• Exercise objective:
Lines before the one containing "Find every solution" are left out; output the rest of the data exactly, through the final line.

• Material supplied:

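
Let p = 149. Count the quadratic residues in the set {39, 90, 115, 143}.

2

(39/149) = +1 → QR.
(90/149) = -1 → non-residue.
(115/149) = -1 → non-residue.
(143/149) = +1 → QR.
Total quadratic residues among the 4: 2.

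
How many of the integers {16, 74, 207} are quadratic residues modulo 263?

(16/263) = +1 → QR.
(74/263) = +1 → QR.
(207/263) = +1 → QR.
Total quadratic residues among the 3: 3.

3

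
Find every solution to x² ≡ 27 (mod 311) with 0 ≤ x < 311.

75, 236

Since 311 ≡ 3 (mod 4), a square root of 27 is 27^((311+1)/4) = 27^78 mod 311.
Repeated squaring: 27^2≡107, 27^4≡253, 27^8≡254, 27^16≡139, 27^32≡39, 27^64≡277 (mod 311).
27^78 = 27^(64+8+4+2) ≡ 75 (mod 311).
Check: 75² = 5625 ≡ 27 (mod 311). The two roots are 75 and 236.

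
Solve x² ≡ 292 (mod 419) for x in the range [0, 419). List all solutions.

124, 295

Since 419 ≡ 3 (mod 4), a square root of 292 is 292^((419+1)/4) = 292^105 mod 419.
Repeated squaring: 292^2≡207, 292^4≡111, 292^8≡170, 292^16≡408, 292^32≡121, 292^64≡395 (mod 419).
292^105 = 292^(64+32+8+1) ≡ 295 (mod 419).
Check: 295² = 87025 ≡ 292 (mod 419). The two roots are 124 and 295.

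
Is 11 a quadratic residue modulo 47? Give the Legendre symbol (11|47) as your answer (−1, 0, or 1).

Reciprocity: 11 ≡ 3 and 47 ≡ 3 (mod 4), so (11/47) = −(47/11).
Reduce top mod 11: now compute (3/11).
Reciprocity: 3 ≡ 3 and 11 ≡ 3 (mod 4), so (3/11) = −(11/3).
Reduce top mod 3: now compute (2/3).
Pull out 2: since 3 ≡ 3 (mod 8), (2/3) = -1.
Reached (1/3) = 1. Collecting the sign flips along the way, the symbol is -1.

-1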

• Exercise response:
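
Find every solution to x² ≡ 27 (mod 311) with 0 ≤ x < 311.

75, 236

Since 311 ≡ 3 (mod 4), a square root of 27 is 27^((311+1)/4) = 27^78 mod 311.
Repeated squaring: 27^2≡107, 27^4≡253, 27^8≡254, 27^16≡139, 27^32≡39, 27^64≡277 (mod 311).
27^78 = 27^(64+8+4+2) ≡ 75 (mod 311).
Check: 75² = 5625 ≡ 27 (mod 311). The two roots are 75 and 236.

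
Solve x² ≡ 292 (mod 419) for x in the range [0, 419). List all solutions.

124, 295

Since 419 ≡ 3 (mod 4), a square root of 292 is 292^((419+1)/4) = 292^105 mod 419.
Repeated squaring: 292^2≡207, 292^4≡111, 292^8≡170, 292^16≡408, 292^32≡121, 292^64≡395 (mod 419).
292^105 = 292^(64+32+8+1) ≡ 295 (mod 419).
Check: 295² = 87025 ≡ 292 (mod 419). The two roots are 124 and 295.

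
Is 11 a quadratic residue modulo 47? Give the Legendre symbol (11|47) as your answer (−1, 0, or 1).

Reciprocity: 11 ≡ 3 and 47 ≡ 3 (mod 4), so (11/47) = −(47/11).
Reduce top mod 11: now compute (3/11).
Reciprocity: 3 ≡ 3 and 11 ≡ 3 (mod 4), so (3/11) = −(11/3).
Reduce top mod 3: now compute (2/3).
Pull out 2: since 3 ≡ 3 (mod 8), (2/3) = -1.
Reached (1/3) = 1. Collecting the sign flips along the way, the symbol is -1.

-1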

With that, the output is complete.